**YOUR OBJECTIVE**
Look through the data below. Show each line where the string "axis" occurs.

Collected data:
------------

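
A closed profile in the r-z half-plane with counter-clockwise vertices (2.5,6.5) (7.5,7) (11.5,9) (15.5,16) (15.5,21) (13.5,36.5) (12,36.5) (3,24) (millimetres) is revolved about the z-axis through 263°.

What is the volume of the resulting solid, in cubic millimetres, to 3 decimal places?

Profile (r,z), 8 vertices: (2.5,6.5) (7.5,7) (11.5,9) (15.5,16) (15.5,21) (13.5,36.5) (12,36.5) (3,24)
edge 0: (2.5,6.5)→(7.5,7)  cross = 2.5·7 − 7.5·6.5 = -31.2500; (r_i+r_j)·cross = 10·-31.2500 = -312.5000
edge 1: (7.5,7)→(11.5,9)  cross = 7.5·9 − 11.5·7 = -13.0000; (r_i+r_j)·cross = 19·-13.0000 = -247.0000
edge 2: (11.5,9)→(15.5,16)  cross = 11.5·16 − 15.5·9 = 44.5000; (r_i+r_j)·cross = 27·44.5000 = 1201.5000
edge 3: (15.5,16)→(15.5,21)  cross = 15.5·21 − 15.5·16 = 77.5000; (r_i+r_j)·cross = 31·77.5000 = 2402.5000
edge 4: (15.5,21)→(13.5,36.5)  cross = 15.5·36.5 − 13.5·21 = 282.2500; (r_i+r_j)·cross = 29·282.2500 = 8185.2500
edge 5: (13.5,36.5)→(12,36.5)  cross = 13.5·36.5 − 12·36.5 = 54.7500; (r_i+r_j)·cross = 25.5·54.7500 = 1396.1250
edge 6: (12,36.5)→(3,24)  cross = 12·24 − 3·36.5 = 178.5000; (r_i+r_j)·cross = 15·178.5000 = 2677.5000
edge 7: (3,24)→(2.5,6.5)  cross = 3·6.5 − 2.5·24 = -40.5000; (r_i+r_j)·cross = 5.5·-40.5000 = -222.7500
Σcross = 552.7500 → A = |Σcross|/2 = 276.3750 mm²
Σ(r_i+r_j)·cross = 15080.6250 → first moment M = |Σ|/6 = 2513.4375
R_c = M/A = 2513.4375/276.3750 = 9.0943 mm
θ = 263° = 4.590216 rad
V = θ·R_c·A = 4.590216·9.0943·276.3750 = 11537.221 mm³

Volume = 11537.221 mm³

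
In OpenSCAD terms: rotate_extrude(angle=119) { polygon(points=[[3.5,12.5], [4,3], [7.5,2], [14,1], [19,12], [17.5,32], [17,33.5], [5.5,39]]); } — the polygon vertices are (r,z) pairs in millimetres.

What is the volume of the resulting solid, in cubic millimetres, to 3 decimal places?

Volume = 10440.094 mm³

Profile (r,z), 8 vertices: (3.5,12.5) (4,3) (7.5,2) (14,1) (19,12) (17.5,32) (17,33.5) (5.5,39)
edge 0: (3.5,12.5)→(4,3)  cross = 3.5·3 − 4·12.5 = -39.5000; (r_i+r_j)·cross = 7.5·-39.5000 = -296.2500
edge 1: (4,3)→(7.5,2)  cross = 4·2 − 7.5·3 = -14.5000; (r_i+r_j)·cross = 11.5·-14.5000 = -166.7500
edge 2: (7.5,2)→(14,1)  cross = 7.5·1 − 14·2 = -20.5000; (r_i+r_j)·cross = 21.5·-20.5000 = -440.7500
edge 3: (14,1)→(19,12)  cross = 14·12 − 19·1 = 149.0000; (r_i+r_j)·cross = 33·149.0000 = 4917.0000
edge 4: (19,12)→(17.5,32)  cross = 19·32 − 17.5·12 = 398.0000; (r_i+r_j)·cross = 36.5·398.0000 = 14527.0000
edge 5: (17.5,32)→(17,33.5)  cross = 17.5·33.5 − 17·32 = 42.2500; (r_i+r_j)·cross = 34.5·42.2500 = 1457.6250
edge 6: (17,33.5)→(5.5,39)  cross = 17·39 − 5.5·33.5 = 478.7500; (r_i+r_j)·cross = 22.5·478.7500 = 10771.8750
edge 7: (5.5,39)→(3.5,12.5)  cross = 5.5·12.5 − 3.5·39 = -67.7500; (r_i+r_j)·cross = 9·-67.7500 = -609.7500
Σcross = 925.7500 → A = |Σcross|/2 = 462.8750 mm²
Σ(r_i+r_j)·cross = 30160.0000 → first moment M = |Σ|/6 = 5026.6667
R_c = M/A = 5026.6667/462.8750 = 10.8597 mm
θ = 119° = 2.076942 rad
V = θ·R_c·A = 2.076942·10.8597·462.8750 = 10440.094 mm³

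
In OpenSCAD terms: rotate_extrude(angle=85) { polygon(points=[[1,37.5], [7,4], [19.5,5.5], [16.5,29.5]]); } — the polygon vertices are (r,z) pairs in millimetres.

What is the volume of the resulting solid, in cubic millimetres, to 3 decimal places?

Volume = 6092.146 mm³

Profile (r,z), 4 vertices: (1,37.5) (7,4) (19.5,5.5) (16.5,29.5)
edge 0: (1,37.5)→(7,4)  cross = 1·4 − 7·37.5 = -258.5000; (r_i+r_j)·cross = 8·-258.5000 = -2068.0000
edge 1: (7,4)→(19.5,5.5)  cross = 7·5.5 − 19.5·4 = -39.5000; (r_i+r_j)·cross = 26.5·-39.5000 = -1046.7500
edge 2: (19.5,5.5)→(16.5,29.5)  cross = 19.5·29.5 − 16.5·5.5 = 484.5000; (r_i+r_j)·cross = 36·484.5000 = 17442.0000
edge 3: (16.5,29.5)→(1,37.5)  cross = 16.5·37.5 − 1·29.5 = 589.2500; (r_i+r_j)·cross = 17.5·589.2500 = 10311.8750
Σcross = 775.7500 → A = |Σcross|/2 = 387.8750 mm²
Σ(r_i+r_j)·cross = 24639.1250 → first moment M = |Σ|/6 = 4106.5208
R_c = M/A = 4106.5208/387.8750 = 10.5872 mm
θ = 85° = 1.483530 rad
V = θ·R_c·A = 1.483530·10.5872·387.8750 = 6092.146 mm³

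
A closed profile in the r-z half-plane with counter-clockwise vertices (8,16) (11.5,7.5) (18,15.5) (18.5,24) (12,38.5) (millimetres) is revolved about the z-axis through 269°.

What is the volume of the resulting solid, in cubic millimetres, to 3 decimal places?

Volume = 11564.507 mm³

Profile (r,z), 5 vertices: (8,16) (11.5,7.5) (18,15.5) (18.5,24) (12,38.5)
edge 0: (8,16)→(11.5,7.5)  cross = 8·7.5 − 11.5·16 = -124.0000; (r_i+r_j)·cross = 19.5·-124.0000 = -2418.0000
edge 1: (11.5,7.5)→(18,15.5)  cross = 11.5·15.5 − 18·7.5 = 43.2500; (r_i+r_j)·cross = 29.5·43.2500 = 1275.8750
edge 2: (18,15.5)→(18.5,24)  cross = 18·24 − 18.5·15.5 = 145.2500; (r_i+r_j)·cross = 36.5·145.2500 = 5301.6250
edge 3: (18.5,24)→(12,38.5)  cross = 18.5·38.5 − 12·24 = 424.2500; (r_i+r_j)·cross = 30.5·424.2500 = 12939.6250
edge 4: (12,38.5)→(8,16)  cross = 12·16 − 8·38.5 = -116.0000; (r_i+r_j)·cross = 20·-116.0000 = -2320.0000
Σcross = 372.7500 → A = |Σcross|/2 = 186.3750 mm²
Σ(r_i+r_j)·cross = 14779.1250 → first moment M = |Σ|/6 = 2463.1875
R_c = M/A = 2463.1875/186.3750 = 13.2163 mm
θ = 269° = 4.694936 rad
V = θ·R_c·A = 4.694936·13.2163·186.3750 = 11564.507 mm³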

------------

**SOLUTION TO THIS PROBLEM**
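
A closed profile in the r-z half-plane with counter-clockwise vertices (2.5,6.5) (7.5,7) (11.5,9) (15.5,16) (15.5,21) (13.5,36.5) (12,36.5) (3,24) (millimetres) is revolved about the z-axis through 263°.
A closed profile in the r-z half-plane with counter-clockwise vertices (8,16) (11.5,7.5) (18,15.5) (18.5,24) (12,38.5) (millimetres) is revolved about the z-axis through 269°.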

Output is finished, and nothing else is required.